= Beginning of Section =
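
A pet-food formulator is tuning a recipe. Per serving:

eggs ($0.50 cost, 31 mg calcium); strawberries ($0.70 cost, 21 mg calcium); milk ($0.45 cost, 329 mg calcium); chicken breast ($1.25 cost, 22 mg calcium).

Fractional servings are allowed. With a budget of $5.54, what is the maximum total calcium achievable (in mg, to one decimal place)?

4050.4 mg

Calcium per dollar: milk 731.1, eggs 62, strawberries 30, chicken breast 17.6.
With no serving limits, spend the whole cost allowance on milk: $5.54 / $0.45 × 329 mg = 4050.4 mg.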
= End of Section =
> _Exercise details_:
Nothing but the lines from the one with "eggs ($0.50 cost, 31" to the last line of the data should appear in the answer, each exactly as it stands.

> _Output of the exercise_:
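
eggs ($0.50 cost, 31 mg calcium); strawberries ($0.70 cost, 21 mg calcium); milk ($0.45 cost, 329 mg calcium); chicken breast ($1.25 cost, 22 mg calcium).

Fractional servings are allowed. With a budget of $5.54, what is the maximum total calcium achievable (in mg, to one decimal place)?

4050.4 mg

Calcium per dollar: milk 731.1, eggs 62, strawberries 30, chicken breast 17.6.
With no serving limits, spend the whole cost allowance on milk: $5.54 / $0.45 × 329 mg = 4050.4 mg.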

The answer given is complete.